Stored data entries
========
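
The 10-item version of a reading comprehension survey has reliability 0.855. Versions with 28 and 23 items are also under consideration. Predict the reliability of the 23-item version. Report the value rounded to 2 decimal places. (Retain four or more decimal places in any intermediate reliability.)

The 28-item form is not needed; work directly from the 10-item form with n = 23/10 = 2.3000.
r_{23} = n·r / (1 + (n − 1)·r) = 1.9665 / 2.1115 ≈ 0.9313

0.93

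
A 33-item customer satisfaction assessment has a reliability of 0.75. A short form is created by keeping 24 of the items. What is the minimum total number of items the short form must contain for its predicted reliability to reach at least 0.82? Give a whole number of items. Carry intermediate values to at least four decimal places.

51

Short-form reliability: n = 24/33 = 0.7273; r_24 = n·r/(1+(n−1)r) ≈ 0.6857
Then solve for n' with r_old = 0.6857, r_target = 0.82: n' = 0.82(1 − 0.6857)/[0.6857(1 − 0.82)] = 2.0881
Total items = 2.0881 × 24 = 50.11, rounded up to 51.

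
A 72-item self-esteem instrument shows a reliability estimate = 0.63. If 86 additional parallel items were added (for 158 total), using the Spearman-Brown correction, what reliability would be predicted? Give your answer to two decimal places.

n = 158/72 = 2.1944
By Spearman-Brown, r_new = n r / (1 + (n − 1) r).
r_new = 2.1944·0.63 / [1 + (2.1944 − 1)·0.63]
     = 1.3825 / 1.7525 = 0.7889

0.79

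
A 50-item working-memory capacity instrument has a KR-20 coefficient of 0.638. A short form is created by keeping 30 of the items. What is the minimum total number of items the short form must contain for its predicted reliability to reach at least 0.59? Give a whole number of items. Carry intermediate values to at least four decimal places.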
========
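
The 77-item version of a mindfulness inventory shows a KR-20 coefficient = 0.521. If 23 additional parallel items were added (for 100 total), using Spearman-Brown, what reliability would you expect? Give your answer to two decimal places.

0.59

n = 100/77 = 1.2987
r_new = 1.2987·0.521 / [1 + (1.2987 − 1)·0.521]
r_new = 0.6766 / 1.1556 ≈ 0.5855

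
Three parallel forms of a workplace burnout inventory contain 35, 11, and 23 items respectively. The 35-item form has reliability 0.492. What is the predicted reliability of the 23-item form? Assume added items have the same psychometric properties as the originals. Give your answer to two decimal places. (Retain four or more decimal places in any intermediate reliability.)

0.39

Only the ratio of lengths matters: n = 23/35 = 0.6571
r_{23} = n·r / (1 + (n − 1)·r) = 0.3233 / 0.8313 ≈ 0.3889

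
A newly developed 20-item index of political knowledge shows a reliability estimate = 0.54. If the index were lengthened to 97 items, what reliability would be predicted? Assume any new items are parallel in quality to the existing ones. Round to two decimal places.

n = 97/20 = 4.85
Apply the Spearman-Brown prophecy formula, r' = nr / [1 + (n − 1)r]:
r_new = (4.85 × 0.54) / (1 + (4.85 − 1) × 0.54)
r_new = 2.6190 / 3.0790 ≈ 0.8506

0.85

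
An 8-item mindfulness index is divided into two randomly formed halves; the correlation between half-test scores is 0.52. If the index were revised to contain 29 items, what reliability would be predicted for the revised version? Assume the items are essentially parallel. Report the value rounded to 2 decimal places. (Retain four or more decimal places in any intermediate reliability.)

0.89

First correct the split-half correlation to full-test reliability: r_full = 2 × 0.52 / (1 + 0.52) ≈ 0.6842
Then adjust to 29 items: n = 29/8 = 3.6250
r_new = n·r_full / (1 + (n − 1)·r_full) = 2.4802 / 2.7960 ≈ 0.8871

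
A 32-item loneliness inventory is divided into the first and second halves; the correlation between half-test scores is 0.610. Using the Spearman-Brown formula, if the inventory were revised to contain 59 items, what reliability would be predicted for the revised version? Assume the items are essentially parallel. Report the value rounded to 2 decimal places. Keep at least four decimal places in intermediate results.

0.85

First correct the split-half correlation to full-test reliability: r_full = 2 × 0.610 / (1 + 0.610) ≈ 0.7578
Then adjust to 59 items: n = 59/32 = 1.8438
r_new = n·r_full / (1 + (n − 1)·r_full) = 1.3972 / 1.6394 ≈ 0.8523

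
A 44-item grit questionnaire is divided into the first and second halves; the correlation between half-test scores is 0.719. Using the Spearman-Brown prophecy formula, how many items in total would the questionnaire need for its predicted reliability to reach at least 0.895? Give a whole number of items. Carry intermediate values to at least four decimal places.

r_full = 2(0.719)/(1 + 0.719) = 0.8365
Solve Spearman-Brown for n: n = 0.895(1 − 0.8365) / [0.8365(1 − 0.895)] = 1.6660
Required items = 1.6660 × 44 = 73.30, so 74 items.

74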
========
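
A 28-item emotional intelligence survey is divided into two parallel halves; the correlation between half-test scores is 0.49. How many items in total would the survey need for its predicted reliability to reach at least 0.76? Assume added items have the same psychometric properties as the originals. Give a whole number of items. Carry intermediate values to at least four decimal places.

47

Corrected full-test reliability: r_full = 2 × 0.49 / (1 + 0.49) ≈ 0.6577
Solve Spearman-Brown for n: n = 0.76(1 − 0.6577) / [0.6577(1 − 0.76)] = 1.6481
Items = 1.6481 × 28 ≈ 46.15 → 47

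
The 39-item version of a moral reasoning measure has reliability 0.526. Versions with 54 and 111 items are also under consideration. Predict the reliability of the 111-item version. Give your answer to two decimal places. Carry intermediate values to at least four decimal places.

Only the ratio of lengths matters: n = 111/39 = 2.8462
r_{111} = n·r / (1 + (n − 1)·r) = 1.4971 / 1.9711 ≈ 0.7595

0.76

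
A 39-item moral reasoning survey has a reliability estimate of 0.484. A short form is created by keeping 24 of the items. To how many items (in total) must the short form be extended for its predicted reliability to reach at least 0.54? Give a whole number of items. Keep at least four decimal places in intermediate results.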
========
Exercise directions: In the data above, find the line with "The 39-item version" and the line with "A 39-item moral". Retype both, plus every line between them, exactly.

Your solution:
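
The 39-item version of a moral reasoning measure has reliability 0.526. Versions with 54 and 111 items are also under consideration. Predict the reliability of the 111-item version. Give your answer to two decimal places. Carry intermediate values to at least four decimal places.

Only the ratio of lengths matters: n = 111/39 = 2.8462
r_{111} = n·r / (1 + (n − 1)·r) = 1.4971 / 1.9711 ≈ 0.7595

0.76

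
A 39-item moral reasoning survey has a reliability estimate of 0.484. A short form is created by keeping 24 of the items. To how many items (in total) must the short form be extended for its predicted reliability to reach at least 0.54? Give a whole number of items. Keep at least four decimal places in intermediate results.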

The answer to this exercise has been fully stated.